DIRECTIONS FOR THIS TASK
Reproduce each of the entries that follow, exactly.
= Beginning of Section =
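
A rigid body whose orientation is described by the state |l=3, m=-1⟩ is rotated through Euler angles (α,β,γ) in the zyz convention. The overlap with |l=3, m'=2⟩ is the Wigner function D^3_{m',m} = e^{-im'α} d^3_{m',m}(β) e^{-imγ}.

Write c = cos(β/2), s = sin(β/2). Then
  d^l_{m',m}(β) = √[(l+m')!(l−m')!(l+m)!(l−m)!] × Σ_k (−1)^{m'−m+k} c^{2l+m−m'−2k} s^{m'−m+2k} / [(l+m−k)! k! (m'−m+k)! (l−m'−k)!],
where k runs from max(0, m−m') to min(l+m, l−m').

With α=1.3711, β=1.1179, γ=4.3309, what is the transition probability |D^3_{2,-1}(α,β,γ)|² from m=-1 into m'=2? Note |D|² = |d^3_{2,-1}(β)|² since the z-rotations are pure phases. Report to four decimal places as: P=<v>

Split into d^3_{2,-1}(β=1.1179) × two z-phases.
Half-angle: c=0.847812, s=0.530296. N=√(120·1·2·24)=75.894664
k∈{0,1} keeps every argument non-negative
  k=0: (−1)^3·75.8947/(12)·0.8478^3·0.5303^3 = -0.574758
  k=1: (−1)^4·75.8947/(24)·0.8478^1·0.5303^5 = +0.112433
d^3_{2,-1}(1.1179) = -0.574758 +0.112433 = -0.462325
|D^3_{2,-1}|² = |d^3_{2,-1}(β)|² = (-0.462325)² = 0.213745 (the z-rotation phases have unit modulus)

P=0.2137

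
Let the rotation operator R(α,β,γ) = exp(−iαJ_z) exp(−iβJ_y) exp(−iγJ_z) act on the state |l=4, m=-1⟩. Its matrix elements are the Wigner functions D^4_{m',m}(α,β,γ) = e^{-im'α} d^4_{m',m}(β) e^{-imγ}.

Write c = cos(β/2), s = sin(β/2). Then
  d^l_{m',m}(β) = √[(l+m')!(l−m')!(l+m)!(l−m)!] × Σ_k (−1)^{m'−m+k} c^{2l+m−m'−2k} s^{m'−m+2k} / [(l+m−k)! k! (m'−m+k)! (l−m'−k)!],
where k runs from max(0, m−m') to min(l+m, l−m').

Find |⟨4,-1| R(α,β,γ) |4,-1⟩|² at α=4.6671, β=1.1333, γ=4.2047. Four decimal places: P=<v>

P=0.0443

First d^4_{-1,-1}(β=1.1333), then the phase factors e^{-i(-1)α} and e^{-i(-1)γ}:
c=cos(1.1333/2)=0.843704, s=sin(1.1333/2)=0.536809; N=√[6·120·6·120]=720.000000
k: max(0,(-1)−(-1))=0 … min(4+(-1),4−(-1))=3
  k=0: (−1)^0·720.0000/(720)·0.8437^8·0.5368^0 = +0.256756
  k=1: (−1)^1·720.0000/(48)·0.8437^6·0.5368^2 = -1.559089
  k=2: (−1)^2·720.0000/(24)·0.8437^4·0.5368^4 = +1.262292
  k=3: (−1)^3·720.0000/(72)·0.8437^2·0.5368^6 = -0.170332
d^4_{-1,-1}(1.1333) = +0.256756 -1.559089 +1.262292 -0.170332 = -0.210374
|D^4_{-1,-1}|² = |d^4_{-1,-1}(β)|² = (-0.210374)² = 0.044257 (the z-rotation phases have unit modulus)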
= End of Section =
REPLY
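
A rigid body whose orientation is described by the state |l=3, m=-1⟩ is rotated through Euler angles (α,β,γ) in the zyz convention. The overlap with |l=3, m'=2⟩ is the Wigner function D^3_{m',m} = e^{-im'α} d^3_{m',m}(β) e^{-imγ}.

Write c = cos(β/2), s = sin(β/2). Then
  d^l_{m',m}(β) = √[(l+m')!(l−m')!(l+m)!(l−m)!] × Σ_k (−1)^{m'−m+k} c^{2l+m−m'−2k} s^{m'−m+2k} / [(l+m−k)! k! (m'−m+k)! (l−m'−k)!],
where k runs from max(0, m−m') to min(l+m, l−m').

With α=1.3711, β=1.1179, γ=4.3309, what is the transition probability |D^3_{2,-1}(α,β,γ)|² from m=-1 into m'=2? Note |D|² = |d^3_{2,-1}(β)|² since the z-rotations are pure phases. Report to four decimal places as: P=<v>

Split into d^3_{2,-1}(β=1.1179) × two z-phases.
Half-angle: c=0.847812, s=0.530296. N=√(120·1·2·24)=75.894664
k∈{0,1} keeps every argument non-negative
  k=0: (−1)^3·75.8947/(12)·0.8478^3·0.5303^3 = -0.574758
  k=1: (−1)^4·75.8947/(24)·0.8478^1·0.5303^5 = +0.112433
d^3_{2,-1}(1.1179) = -0.574758 +0.112433 = -0.462325
|D^3_{2,-1}|² = |d^3_{2,-1}(β)|² = (-0.462325)² = 0.213745 (the z-rotation phases have unit modulus)

P=0.2137

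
Let the rotation operator R(α,β,γ) = exp(−iαJ_z) exp(−iβJ_y) exp(−iγJ_z) act on the state |l=4, m=-1⟩. Its matrix elements are the Wigner functions D^4_{m',m}(α,β,γ) = e^{-im'α} d^4_{m',m}(β) e^{-imγ}.

Write c = cos(β/2), s = sin(β/2). Then
  d^l_{m',m}(β) = √[(l+m')!(l−m')!(l+m)!(l−m)!] × Σ_k (−1)^{m'−m+k} c^{2l+m−m'−2k} s^{m'−m+2k} / [(l+m−k)! k! (m'−m+k)! (l−m'−k)!],
where k runs from max(0, m−m') to min(l+m, l−m').

Find |⟨4,-1| R(α,β,γ) |4,-1⟩|² at α=4.6671, β=1.1333, γ=4.2047. Four decimal places: P=<v>

P=0.0443

First d^4_{-1,-1}(β=1.1333), then the phase factors e^{-i(-1)α} and e^{-i(-1)γ}:
c=cos(1.1333/2)=0.843704, s=sin(1.1333/2)=0.536809; N=√[6·120·6·120]=720.000000
k: max(0,(-1)−(-1))=0 … min(4+(-1),4−(-1))=3
  k=0: (−1)^0·720.0000/(720)·0.8437^8·0.5368^0 = +0.256756
  k=1: (−1)^1·720.0000/(48)·0.8437^6·0.5368^2 = -1.559089
  k=2: (−1)^2·720.0000/(24)·0.8437^4·0.5368^4 = +1.262292
  k=3: (−1)^3·720.0000/(72)·0.8437^2·0.5368^6 = -0.170332
d^4_{-1,-1}(1.1333) = +0.256756 -1.559089 +1.262292 -0.170332 = -0.210374
|D^4_{-1,-1}|² = |d^4_{-1,-1}(β)|² = (-0.210374)² = 0.044257 (the z-rotation phases have unit modulus)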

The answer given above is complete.